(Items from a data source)

--- START ---

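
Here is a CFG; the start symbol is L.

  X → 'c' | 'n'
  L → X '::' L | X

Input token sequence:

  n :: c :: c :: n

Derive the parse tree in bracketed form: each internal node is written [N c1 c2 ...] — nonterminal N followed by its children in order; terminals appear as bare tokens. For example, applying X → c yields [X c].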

--- END ---

● **Exercise prompt**:
An exact reproduction of the data is required. Leave nothing out.

● **Answer to this task**:
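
Here is a CFG; the start symbol is L.

  X → 'c' | 'n'
  L → X '::' L | X

Input token sequence:

  n :: c :: c :: n

Derive the parse tree in bracketed form: each internal node is written [N c1 c2 ...] — nonterminal N followed by its children in order; terminals appear as bare tokens. For example, applying X → c yields [X c].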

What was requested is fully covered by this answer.